--- START ---

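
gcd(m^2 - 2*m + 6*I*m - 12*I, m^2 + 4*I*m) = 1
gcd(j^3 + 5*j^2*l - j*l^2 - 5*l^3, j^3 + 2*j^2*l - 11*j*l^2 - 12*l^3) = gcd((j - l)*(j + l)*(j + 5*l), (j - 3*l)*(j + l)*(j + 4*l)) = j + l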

--- END ---
--- START ---

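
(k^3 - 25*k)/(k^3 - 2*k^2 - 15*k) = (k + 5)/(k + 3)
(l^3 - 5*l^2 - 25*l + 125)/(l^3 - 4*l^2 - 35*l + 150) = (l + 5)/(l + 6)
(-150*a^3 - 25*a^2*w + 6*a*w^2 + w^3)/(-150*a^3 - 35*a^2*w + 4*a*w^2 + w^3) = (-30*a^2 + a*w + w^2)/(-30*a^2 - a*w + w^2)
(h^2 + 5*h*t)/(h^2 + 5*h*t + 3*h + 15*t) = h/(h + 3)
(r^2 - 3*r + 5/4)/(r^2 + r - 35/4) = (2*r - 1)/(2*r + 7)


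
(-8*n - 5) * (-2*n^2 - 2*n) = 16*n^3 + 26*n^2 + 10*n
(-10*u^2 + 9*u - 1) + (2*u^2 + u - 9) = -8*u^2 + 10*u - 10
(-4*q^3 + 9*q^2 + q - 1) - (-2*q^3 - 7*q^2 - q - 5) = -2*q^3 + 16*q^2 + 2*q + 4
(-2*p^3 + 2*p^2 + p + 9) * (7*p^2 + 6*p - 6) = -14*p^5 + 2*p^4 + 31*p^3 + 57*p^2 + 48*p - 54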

--- END ---

Could you set down, exactly as written, the lines above between the one holding "gcd(m^2 - 2*m" and the one holding "gcd(j^3 + 5*j^2*l", inclusive, and nothing more?

▶ [RESULT]:
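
gcd(m^2 - 2*m + 6*I*m - 12*I, m^2 + 4*I*m) = 1
gcd(j^3 + 5*j^2*l - j*l^2 - 5*l^3, j^3 + 2*j^2*l - 11*j*l^2 - 12*l^3) = gcd((j - l)*(j + l)*(j + 5*l), (j - 3*l)*(j + l)*(j + 4*l)) = j + l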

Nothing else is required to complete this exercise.